**Your assignment**
Only the lines from the one with "soiploul -> determiner" onward are wanted, through the last line of the entries, set down exactly.

───

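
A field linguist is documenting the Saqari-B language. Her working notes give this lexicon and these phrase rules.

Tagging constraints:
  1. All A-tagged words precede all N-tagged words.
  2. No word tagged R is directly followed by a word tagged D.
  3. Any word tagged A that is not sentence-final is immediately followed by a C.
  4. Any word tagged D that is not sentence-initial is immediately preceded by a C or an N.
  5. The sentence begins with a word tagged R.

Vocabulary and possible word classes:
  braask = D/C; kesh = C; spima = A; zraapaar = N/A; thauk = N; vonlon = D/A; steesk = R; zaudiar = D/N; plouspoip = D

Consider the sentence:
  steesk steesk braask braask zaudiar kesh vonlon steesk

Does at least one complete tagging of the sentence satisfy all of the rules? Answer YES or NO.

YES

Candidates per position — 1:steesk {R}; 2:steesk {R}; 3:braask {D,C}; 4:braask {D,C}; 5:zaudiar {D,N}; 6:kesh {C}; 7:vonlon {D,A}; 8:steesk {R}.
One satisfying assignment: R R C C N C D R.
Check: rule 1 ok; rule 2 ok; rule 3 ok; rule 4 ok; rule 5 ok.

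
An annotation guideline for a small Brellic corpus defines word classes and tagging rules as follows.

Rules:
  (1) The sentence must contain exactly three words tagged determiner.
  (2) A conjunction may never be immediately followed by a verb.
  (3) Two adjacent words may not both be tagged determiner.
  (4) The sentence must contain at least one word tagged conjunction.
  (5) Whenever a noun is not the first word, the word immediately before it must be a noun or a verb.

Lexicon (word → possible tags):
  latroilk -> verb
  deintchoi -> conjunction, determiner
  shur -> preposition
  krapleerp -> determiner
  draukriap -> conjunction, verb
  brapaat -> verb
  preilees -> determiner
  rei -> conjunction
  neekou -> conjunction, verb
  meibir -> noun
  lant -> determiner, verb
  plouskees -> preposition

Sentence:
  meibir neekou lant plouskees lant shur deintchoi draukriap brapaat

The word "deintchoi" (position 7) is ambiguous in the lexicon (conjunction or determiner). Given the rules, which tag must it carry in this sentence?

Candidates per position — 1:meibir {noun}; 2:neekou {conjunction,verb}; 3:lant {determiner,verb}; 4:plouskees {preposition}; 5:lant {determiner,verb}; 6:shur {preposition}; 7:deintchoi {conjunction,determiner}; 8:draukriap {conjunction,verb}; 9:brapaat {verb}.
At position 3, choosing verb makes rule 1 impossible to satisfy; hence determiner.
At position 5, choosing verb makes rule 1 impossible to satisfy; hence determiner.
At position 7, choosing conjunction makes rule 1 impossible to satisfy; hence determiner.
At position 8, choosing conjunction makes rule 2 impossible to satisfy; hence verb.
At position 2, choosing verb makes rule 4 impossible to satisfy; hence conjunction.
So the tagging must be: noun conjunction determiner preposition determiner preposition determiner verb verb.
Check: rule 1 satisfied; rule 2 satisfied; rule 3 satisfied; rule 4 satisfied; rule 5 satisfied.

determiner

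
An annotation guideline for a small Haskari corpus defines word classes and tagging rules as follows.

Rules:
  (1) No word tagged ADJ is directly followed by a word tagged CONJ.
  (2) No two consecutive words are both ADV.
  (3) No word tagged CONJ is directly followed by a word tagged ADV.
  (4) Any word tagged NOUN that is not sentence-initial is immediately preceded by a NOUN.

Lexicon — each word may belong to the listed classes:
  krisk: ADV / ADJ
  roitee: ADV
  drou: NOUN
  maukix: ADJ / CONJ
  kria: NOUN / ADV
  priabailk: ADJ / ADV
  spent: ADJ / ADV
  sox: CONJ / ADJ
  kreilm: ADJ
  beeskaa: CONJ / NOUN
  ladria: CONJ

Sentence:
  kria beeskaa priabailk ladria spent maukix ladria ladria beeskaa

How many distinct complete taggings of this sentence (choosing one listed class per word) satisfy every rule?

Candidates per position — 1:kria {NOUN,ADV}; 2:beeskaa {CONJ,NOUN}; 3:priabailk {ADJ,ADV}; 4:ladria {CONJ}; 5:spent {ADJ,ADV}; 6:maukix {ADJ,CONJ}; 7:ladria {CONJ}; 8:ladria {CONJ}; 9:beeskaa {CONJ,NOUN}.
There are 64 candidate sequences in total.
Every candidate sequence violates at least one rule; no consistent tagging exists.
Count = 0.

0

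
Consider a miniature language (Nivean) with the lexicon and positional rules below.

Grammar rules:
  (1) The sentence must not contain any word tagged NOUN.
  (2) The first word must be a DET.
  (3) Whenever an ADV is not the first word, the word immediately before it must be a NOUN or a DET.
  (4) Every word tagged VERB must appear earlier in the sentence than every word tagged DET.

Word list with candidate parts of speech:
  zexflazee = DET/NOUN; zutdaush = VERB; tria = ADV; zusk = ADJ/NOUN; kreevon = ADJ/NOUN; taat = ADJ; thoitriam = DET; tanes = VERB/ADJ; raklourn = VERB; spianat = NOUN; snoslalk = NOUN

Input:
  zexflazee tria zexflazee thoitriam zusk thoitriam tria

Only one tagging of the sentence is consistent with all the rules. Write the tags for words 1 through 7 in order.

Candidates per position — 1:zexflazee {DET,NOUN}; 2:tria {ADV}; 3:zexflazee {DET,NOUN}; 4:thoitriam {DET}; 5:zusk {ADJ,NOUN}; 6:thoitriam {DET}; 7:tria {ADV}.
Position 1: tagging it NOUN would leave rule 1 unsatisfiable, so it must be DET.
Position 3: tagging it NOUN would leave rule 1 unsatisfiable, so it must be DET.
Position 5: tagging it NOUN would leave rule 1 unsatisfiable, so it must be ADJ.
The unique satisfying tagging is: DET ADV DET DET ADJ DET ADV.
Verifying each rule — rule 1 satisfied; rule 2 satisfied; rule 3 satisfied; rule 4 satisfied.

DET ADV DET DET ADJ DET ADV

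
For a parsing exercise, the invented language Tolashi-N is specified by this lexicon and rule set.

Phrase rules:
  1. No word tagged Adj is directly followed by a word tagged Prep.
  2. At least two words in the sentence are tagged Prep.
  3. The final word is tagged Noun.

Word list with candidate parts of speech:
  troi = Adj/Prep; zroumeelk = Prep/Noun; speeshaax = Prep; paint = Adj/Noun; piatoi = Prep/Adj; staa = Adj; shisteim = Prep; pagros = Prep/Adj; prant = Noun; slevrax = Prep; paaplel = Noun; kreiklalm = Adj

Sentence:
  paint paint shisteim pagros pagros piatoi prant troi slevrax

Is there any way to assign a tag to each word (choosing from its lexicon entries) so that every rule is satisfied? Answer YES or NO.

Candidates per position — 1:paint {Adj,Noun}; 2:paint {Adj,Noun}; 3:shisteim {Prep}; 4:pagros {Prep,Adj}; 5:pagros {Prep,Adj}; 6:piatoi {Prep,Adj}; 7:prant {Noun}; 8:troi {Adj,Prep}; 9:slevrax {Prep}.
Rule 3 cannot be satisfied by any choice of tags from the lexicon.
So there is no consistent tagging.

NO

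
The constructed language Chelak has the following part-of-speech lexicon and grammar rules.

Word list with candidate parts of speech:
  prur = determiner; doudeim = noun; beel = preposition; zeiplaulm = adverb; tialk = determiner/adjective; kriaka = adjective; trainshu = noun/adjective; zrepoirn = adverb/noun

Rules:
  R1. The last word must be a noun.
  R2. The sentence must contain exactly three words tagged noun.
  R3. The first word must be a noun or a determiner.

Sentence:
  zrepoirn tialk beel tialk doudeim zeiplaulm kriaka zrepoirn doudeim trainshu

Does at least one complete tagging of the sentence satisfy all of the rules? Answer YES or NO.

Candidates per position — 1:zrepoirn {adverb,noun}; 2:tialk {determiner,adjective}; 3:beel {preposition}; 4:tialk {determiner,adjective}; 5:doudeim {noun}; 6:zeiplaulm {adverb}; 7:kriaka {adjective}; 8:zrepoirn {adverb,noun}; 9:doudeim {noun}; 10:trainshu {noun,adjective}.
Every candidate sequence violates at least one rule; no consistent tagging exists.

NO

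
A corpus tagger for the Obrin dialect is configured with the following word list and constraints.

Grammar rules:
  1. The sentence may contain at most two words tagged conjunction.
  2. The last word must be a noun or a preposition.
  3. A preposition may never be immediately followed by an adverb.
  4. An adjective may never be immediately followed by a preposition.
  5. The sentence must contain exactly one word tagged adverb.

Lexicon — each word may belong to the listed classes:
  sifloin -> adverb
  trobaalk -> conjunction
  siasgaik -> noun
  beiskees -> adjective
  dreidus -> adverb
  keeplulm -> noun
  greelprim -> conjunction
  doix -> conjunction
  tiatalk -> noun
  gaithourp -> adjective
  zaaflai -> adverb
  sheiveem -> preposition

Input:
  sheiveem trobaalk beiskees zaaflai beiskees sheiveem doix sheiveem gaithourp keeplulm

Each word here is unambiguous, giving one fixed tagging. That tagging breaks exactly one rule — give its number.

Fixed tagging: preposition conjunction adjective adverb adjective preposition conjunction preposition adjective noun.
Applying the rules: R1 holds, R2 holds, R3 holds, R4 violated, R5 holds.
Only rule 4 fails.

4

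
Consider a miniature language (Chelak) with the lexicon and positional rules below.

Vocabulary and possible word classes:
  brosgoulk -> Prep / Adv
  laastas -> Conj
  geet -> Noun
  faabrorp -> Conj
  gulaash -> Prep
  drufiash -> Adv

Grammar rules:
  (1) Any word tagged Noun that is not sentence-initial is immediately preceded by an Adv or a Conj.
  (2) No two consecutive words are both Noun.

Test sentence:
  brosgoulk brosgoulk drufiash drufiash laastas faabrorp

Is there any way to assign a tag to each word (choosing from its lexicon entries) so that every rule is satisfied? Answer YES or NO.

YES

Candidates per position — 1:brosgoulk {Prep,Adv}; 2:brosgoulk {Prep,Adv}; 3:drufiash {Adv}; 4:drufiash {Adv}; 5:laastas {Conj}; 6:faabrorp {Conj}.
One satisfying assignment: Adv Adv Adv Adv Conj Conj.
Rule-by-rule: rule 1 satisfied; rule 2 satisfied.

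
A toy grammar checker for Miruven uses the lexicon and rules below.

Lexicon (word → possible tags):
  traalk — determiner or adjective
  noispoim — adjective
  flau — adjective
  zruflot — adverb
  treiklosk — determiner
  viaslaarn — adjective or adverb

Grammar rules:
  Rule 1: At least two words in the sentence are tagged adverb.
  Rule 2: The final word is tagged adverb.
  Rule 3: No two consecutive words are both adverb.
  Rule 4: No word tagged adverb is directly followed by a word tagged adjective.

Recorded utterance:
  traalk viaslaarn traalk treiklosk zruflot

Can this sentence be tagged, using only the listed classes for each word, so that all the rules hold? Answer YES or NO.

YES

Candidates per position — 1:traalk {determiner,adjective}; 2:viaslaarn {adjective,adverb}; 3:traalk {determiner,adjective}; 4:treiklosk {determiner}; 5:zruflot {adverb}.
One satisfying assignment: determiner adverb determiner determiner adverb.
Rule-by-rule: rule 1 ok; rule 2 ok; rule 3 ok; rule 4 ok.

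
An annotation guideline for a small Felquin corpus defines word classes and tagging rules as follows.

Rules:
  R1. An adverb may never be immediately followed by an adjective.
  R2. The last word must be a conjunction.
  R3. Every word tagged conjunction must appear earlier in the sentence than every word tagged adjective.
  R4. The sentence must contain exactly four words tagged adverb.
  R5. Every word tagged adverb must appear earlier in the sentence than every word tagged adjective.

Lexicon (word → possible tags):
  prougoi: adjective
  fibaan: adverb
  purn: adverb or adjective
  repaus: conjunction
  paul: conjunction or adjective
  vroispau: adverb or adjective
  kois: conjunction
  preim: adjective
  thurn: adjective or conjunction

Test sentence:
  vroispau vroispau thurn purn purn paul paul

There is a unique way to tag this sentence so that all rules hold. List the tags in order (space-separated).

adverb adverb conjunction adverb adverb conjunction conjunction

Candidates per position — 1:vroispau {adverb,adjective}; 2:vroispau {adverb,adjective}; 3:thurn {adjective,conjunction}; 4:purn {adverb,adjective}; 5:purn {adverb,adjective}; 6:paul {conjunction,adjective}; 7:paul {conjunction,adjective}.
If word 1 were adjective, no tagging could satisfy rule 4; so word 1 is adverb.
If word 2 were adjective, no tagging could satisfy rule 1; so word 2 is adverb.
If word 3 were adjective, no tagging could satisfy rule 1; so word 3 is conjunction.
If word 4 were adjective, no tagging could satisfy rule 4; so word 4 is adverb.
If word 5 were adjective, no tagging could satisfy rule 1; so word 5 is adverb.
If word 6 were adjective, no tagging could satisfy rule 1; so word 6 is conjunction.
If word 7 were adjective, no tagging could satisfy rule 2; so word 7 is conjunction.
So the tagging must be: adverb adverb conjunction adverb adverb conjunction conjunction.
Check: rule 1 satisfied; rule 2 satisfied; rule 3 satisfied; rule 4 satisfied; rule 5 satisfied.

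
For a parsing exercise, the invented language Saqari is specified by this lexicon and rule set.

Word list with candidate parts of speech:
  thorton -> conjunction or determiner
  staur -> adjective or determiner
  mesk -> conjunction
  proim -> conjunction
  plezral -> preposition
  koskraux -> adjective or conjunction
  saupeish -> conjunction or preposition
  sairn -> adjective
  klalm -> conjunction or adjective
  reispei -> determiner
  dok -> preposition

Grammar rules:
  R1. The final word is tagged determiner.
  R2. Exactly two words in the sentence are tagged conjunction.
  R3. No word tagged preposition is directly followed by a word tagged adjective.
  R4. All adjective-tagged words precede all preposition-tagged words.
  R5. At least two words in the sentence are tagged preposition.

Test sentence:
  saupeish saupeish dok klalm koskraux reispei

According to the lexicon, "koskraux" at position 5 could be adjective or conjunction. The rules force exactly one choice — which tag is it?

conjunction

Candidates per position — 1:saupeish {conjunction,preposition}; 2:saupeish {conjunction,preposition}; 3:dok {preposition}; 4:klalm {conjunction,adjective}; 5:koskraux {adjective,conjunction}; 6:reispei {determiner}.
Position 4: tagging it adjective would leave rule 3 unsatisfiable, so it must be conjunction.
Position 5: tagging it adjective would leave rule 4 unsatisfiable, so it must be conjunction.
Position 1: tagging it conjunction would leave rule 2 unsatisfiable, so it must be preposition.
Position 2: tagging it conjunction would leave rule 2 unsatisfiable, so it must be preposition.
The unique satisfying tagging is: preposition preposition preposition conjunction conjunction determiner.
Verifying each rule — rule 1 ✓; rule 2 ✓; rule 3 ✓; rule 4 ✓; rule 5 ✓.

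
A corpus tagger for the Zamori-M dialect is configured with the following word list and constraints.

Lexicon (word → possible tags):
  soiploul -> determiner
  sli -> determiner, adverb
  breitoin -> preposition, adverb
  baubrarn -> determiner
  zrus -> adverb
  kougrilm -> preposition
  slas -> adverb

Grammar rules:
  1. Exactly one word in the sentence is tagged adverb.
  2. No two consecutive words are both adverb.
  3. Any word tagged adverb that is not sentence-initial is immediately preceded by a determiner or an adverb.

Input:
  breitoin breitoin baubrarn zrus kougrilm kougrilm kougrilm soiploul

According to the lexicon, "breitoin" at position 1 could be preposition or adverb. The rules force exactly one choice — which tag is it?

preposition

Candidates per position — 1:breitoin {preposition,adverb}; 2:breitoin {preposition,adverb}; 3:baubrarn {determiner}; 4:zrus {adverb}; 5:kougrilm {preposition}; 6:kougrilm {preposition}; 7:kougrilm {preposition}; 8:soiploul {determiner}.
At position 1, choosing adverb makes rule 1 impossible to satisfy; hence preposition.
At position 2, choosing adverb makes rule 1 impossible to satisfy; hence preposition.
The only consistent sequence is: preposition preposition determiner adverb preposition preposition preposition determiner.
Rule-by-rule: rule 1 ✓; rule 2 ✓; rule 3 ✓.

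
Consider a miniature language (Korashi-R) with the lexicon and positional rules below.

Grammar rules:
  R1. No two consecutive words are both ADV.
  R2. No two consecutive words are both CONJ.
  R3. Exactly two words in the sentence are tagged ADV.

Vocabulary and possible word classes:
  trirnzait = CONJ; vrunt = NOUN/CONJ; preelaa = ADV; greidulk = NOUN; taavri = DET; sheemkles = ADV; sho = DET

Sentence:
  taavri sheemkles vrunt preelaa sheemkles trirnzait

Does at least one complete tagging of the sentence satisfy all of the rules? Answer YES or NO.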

───

**Answer below**
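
  soiploul -> determiner
  sli -> determiner, adverb
  breitoin -> preposition, adverb
  baubrarn -> determiner
  zrus -> adverb
  kougrilm -> preposition
  slas -> adverb

Grammar rules:
  1. Exactly one word in the sentence is tagged adverb.
  2. No two consecutive words are both adverb.
  3. Any word tagged adverb that is not sentence-initial is immediately preceded by a determiner or an adverb.

Input:
  breitoin breitoin baubrarn zrus kougrilm kougrilm kougrilm soiploul

According to the lexicon, "breitoin" at position 1 could be preposition or adverb. The rules force exactly one choice — which tag is it?

preposition

Candidates per position — 1:breitoin {preposition,adverb}; 2:breitoin {preposition,adverb}; 3:baubrarn {determiner}; 4:zrus {adverb}; 5:kougrilm {preposition}; 6:kougrilm {preposition}; 7:kougrilm {preposition}; 8:soiploul {determiner}.
At position 1, choosing adverb makes rule 1 impossible to satisfy; hence preposition.
At position 2, choosing adverb makes rule 1 impossible to satisfy; hence preposition.
The only consistent sequence is: preposition preposition determiner adverb preposition preposition preposition determiner.
Rule-by-rule: rule 1 ✓; rule 2 ✓; rule 3 ✓.

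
Consider a miniature language (Korashi-R) with the lexicon and positional rules below.

Grammar rules:
  R1. No two consecutive words are both ADV.
  R2. No two consecutive words are both CONJ.
  R3. Exactly two words in the sentence are tagged ADV.

Vocabulary and possible word classes:
  trirnzait = CONJ; vrunt = NOUN/CONJ; preelaa = ADV; greidulk = NOUN; taavri = DET; sheemkles = ADV; sho = DET

Sentence:
  taavri sheemkles vrunt preelaa sheemkles trirnzait

Does at least one complete tagging of the sentence satisfy all of the rules? Answer YES or NO.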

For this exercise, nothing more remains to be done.